WHAT IS BEING ASKED
Scan the lines below for the string "fulfillment". Reply with how many match, and no other words.

RECORD EXTRACTS
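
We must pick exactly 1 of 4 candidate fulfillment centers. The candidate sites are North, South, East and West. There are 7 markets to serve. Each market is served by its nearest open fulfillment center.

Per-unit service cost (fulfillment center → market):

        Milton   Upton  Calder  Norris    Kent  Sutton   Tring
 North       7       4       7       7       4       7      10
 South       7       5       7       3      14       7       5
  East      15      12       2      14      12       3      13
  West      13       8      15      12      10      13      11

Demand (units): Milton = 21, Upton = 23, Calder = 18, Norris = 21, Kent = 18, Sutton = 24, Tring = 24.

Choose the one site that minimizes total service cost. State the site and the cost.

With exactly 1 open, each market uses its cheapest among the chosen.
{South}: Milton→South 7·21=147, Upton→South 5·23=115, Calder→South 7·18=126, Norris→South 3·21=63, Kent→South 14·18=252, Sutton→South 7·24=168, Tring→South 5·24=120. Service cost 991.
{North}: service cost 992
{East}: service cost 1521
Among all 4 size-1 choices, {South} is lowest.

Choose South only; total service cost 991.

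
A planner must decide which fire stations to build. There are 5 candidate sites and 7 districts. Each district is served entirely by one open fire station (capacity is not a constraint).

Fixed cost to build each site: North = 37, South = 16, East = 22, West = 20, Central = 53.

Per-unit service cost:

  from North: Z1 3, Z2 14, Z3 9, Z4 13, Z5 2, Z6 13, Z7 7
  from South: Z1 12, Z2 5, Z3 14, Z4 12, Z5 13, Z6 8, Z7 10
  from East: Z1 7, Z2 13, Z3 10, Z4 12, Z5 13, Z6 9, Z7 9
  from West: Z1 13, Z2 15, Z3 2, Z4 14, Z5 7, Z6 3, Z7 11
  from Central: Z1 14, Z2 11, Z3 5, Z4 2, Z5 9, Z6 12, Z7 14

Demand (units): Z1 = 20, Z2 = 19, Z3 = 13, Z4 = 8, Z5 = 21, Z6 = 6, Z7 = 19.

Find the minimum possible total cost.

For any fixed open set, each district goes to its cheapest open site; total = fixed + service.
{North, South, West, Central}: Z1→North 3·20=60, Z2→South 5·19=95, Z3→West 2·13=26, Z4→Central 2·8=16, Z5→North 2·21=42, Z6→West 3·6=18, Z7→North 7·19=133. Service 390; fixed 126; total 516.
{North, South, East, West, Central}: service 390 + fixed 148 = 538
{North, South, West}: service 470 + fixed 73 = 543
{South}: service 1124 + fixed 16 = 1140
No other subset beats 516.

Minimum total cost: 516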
...
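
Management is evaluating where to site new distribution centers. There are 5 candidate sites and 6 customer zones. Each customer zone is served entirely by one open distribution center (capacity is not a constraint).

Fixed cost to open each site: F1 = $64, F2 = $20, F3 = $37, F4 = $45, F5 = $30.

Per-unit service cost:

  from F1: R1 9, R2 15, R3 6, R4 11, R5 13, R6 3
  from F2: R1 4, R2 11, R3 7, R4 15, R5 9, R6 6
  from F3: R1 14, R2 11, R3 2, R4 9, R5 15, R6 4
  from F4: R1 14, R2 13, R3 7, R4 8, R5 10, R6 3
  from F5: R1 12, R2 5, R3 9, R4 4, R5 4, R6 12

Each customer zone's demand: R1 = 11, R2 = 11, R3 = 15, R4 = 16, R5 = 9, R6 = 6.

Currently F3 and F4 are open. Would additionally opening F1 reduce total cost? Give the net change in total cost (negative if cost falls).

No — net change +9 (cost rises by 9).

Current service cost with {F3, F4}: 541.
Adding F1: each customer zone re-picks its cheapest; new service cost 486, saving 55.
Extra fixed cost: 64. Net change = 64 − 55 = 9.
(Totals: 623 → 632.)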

SOLUTION FOR THIS PROBLEM
2